- **Input material**:
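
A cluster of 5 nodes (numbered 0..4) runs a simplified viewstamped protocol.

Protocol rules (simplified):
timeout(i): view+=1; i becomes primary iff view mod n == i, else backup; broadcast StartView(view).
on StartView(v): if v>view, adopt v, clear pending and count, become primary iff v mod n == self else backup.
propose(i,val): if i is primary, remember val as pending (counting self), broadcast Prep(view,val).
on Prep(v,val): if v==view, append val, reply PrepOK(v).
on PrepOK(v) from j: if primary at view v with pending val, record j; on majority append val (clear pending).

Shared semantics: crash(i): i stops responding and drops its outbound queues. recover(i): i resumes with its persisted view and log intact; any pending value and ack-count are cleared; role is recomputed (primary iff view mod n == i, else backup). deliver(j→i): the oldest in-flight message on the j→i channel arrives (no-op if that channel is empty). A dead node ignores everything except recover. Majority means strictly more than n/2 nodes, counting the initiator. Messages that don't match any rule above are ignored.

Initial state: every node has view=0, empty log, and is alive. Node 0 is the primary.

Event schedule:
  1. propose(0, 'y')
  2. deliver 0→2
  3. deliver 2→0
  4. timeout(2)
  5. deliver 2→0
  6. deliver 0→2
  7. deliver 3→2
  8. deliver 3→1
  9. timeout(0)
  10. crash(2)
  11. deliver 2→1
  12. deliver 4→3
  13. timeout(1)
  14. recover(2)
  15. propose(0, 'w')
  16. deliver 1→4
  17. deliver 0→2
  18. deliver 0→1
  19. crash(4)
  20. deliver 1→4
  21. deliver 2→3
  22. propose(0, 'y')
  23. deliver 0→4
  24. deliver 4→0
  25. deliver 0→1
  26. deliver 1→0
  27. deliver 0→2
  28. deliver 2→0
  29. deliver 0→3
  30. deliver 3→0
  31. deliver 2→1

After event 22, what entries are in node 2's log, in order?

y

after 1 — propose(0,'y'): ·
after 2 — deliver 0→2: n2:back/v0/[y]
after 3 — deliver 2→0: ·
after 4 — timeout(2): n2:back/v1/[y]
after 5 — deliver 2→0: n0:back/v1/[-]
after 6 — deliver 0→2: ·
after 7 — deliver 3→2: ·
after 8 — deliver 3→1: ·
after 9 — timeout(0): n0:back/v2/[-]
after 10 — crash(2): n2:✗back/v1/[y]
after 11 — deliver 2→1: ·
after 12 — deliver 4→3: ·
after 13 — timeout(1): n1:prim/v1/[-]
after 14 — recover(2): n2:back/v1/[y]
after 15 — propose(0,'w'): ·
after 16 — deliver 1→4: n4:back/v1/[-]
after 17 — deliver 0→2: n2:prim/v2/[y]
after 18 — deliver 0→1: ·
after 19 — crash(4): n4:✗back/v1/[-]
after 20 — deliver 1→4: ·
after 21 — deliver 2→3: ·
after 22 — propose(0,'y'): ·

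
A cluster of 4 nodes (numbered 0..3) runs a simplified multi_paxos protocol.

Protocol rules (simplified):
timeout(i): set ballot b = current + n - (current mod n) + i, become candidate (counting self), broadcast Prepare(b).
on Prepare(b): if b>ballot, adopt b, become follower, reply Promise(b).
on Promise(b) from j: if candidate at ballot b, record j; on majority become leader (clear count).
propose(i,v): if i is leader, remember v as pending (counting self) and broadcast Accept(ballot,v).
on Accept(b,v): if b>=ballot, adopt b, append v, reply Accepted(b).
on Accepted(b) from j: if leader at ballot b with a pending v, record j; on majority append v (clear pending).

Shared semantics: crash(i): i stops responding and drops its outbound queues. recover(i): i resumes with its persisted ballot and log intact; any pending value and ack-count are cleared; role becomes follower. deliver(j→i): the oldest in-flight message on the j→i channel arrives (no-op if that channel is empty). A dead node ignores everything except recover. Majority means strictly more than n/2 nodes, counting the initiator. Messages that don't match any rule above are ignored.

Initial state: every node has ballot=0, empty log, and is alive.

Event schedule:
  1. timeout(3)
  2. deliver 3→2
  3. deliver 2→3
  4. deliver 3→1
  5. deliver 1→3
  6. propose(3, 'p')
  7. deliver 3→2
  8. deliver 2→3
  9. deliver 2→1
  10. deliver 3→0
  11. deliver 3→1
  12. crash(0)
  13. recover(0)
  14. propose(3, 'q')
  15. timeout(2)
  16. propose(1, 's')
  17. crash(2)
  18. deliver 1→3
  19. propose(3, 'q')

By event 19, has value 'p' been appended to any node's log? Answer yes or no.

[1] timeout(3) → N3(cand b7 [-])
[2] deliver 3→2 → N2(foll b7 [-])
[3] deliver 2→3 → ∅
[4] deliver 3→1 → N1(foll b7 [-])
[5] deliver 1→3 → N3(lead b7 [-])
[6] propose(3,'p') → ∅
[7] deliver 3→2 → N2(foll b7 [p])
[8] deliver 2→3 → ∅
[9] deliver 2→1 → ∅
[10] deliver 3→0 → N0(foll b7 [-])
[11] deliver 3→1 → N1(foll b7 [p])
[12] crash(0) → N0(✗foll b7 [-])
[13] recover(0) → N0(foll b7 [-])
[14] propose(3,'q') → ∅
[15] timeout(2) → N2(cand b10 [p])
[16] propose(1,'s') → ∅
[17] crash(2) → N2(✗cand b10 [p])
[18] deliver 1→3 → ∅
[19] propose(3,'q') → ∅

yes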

- **Directions for this task**: The required output is the entries from their opening line through the line holding "timeout(i): view+=1; i", repeated exactly, with both end lines kept.

- **Worked solution**:
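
A cluster of 5 nodes (numbered 0..4) runs a simplified viewstamped protocol.

Protocol rules (simplified):
timeout(i): view+=1; i becomes primary iff view mod n == i, else backup; broadcast StartView(view).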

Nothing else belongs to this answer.